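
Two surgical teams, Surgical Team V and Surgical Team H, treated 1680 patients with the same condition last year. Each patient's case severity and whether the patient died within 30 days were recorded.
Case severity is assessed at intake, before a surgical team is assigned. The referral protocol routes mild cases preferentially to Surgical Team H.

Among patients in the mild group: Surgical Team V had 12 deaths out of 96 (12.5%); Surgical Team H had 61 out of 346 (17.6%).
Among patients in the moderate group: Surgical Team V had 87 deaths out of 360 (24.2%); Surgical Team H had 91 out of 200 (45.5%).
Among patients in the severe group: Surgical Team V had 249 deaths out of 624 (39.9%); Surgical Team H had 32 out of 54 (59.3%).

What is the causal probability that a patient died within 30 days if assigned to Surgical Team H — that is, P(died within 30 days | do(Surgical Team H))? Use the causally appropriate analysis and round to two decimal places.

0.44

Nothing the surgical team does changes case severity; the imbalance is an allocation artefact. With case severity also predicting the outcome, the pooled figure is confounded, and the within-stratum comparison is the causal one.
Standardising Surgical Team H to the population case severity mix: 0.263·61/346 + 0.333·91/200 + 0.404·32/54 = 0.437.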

> _WHAT YOU HAVE TO DO_: Every line of the data is to be printed again exactly.

> _EXPECTED ANSWER_:
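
Two surgical teams, Surgical Team V and Surgical Team H, treated 1680 patients with the same condition last year. Each patient's case severity and whether the patient died within 30 days were recorded.
Case severity is assessed at intake, before a surgical team is assigned. The referral protocol routes mild cases preferentially to Surgical Team H.

Among patients in the mild group: Surgical Team V had 12 deaths out of 96 (12.5%); Surgical Team H had 61 out of 346 (17.6%).
Among patients in the moderate group: Surgical Team V had 87 deaths out of 360 (24.2%); Surgical Team H had 91 out of 200 (45.5%).
Among patients in the severe group: Surgical Team V had 249 deaths out of 624 (39.9%); Surgical Team H had 32 out of 54 (59.3%).

What is the causal probability that a patient died within 30 days if assigned to Surgical Team H — that is, P(died within 30 days | do(Surgical Team H))? Use the causally appropriate analysis and round to two decimal places.

0.44

Nothing the surgical team does changes case severity; the imbalance is an allocation artefact. With case severity also predicting the outcome, the pooled figure is confounded, and the within-stratum comparison is the causal one.
Standardising Surgical Team H to the population case severity mix: 0.263·61/346 + 0.333·91/200 + 0.404·32/54 = 0.437.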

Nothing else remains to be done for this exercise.